▶ **Material for this exercise**
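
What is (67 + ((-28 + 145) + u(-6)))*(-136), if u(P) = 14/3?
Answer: -76976/3 ≈ -25659.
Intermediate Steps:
u(P) = 14/3 (u(P) = 14*(⅓) = 14/3)
(67 + ((-28 + 145) + u(-6)))*(-136) = (67 + ((-28 + 145) + 14/3))*(-136) = (67 + (117 + 14/3))*(-136) = (67 + 365/3)*(-136) = (566/3)*(-136) = -76976/3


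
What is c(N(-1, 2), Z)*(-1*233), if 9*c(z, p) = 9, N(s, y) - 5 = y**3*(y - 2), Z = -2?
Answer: -233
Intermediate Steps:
N(s, y) = 5 + y**3*(-2 + y) (N(s, y) = 5 + y**3*(y - 2) = 5 + y**3*(-2 + y))
c(z, p) = 1 (c(z, p) = (1/9)*9 = 1)
c(N(-1, 2), Z)*(-1*233) = 1*(-1*233) = 1*(-233) = -233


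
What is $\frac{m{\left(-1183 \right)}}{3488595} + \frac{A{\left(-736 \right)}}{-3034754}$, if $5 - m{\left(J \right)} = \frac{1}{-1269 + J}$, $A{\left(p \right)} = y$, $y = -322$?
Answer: $\frac{465268061579}{4326565291717460} \approx 0.00010754$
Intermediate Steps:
$A{\left(p \right)} = -322$
$m{\left(J \right)} = 5 - \frac{1}{-1269 + J}$
$\frac{m{\left(-1183 \right)}}{3488595} + \frac{A{\left(-736 \right)}}{-3034754} = \frac{\frac{1}{-1269 - 1183} \left(-6346 + 5 \left(-1183\right)\right)}{3488595} - \frac{322}{-3034754} = \frac{-6346 - 5915}{-2452} \cdot \frac{1}{3488595} - - \frac{161}{1517377} = \left(- \frac{1}{2452}\right) \left(-12261\right) \frac{1}{3488595} + \frac{161}{1517377} = \frac{12261}{2452} \cdot \frac{1}{3488595} + \frac{161}{1517377} = \frac{4087}{2851344980} + \frac{161}{1517377} = \frac{465268061579}{4326565291717460}$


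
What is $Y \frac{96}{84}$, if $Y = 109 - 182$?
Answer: $- \frac{584}{7} \approx -83.429$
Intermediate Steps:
$Y = -73$
$Y \frac{96}{84} = - 73 \cdot \frac{96}{84} = - 73 \cdot 96 \cdot \frac{1}{84} = \left(-73\right) \frac{8}{7} = - \frac{584}{7}$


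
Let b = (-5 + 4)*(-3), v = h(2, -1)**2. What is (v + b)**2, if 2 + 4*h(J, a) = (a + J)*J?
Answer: 9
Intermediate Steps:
h(J, a) = -1/2 + J*(J + a)/4 (h(J, a) = -1/2 + ((a + J)*J)/4 = -1/2 + ((J + a)*J)/4 = -1/2 + (J*(J + a))/4 = -1/2 + J*(J + a)/4)
v = 0 (v = (-1/2 + (1/4)*2**2 + (1/4)*2*(-1))**2 = (-1/2 + (1/4)*4 - 1/2)**2 = (-1/2 + 1 - 1/2)**2 = 0**2 = 0)
b = 3 (b = -1*(-3) = 3)
(v + b)**2 = (0 + 3)**2 = 3**2 = 9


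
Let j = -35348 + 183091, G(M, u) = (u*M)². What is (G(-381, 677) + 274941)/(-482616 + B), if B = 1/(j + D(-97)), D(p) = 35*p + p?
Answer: -1919454897107682/13923568123 ≈ -1.3786e+5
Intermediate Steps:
G(M, u) = M²*u² (G(M, u) = (M*u)² = M²*u²)
D(p) = 36*p
j = 147743
B = 1/144251 (B = 1/(147743 + 36*(-97)) = 1/(147743 - 3492) = 1/144251 ≈ 6.9324e-6)
(G(-381, 677) + 274941)/(-482616 + B) = ((-381)²*677² + 274941)/(-482616 + 1/144251) = (145161*458329 + 274941)/(-69617840615/144251) = (66531495969 + 274941)*(-144251/69617840615) = 66531770910*(-144251/69617840615) = -1919454897107682/13923568123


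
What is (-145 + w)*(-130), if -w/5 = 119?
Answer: 96200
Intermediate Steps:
w = -595 (w = -5*119 = -595)
(-145 + w)*(-130) = (-145 - 595)*(-130) = -740*(-130) = 96200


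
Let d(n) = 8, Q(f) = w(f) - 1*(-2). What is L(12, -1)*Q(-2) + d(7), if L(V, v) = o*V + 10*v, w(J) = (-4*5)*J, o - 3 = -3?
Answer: -412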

▶ **Required action**
From the listing, reproduce every line where the word "Answer" is present.

▶ **Response area**
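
Answer: -76976/3 ≈ -25659.
Answer: -233
Answer: $\frac{465268061579}{4326565291717460} \approx 0.00010754$
Answer: $- \frac{584}{7} \approx -83.429$
Answer: 9
Answer: -1919454897107682/13923568123 ≈ -1.3786e+5
Answer: 96200
Answer: -412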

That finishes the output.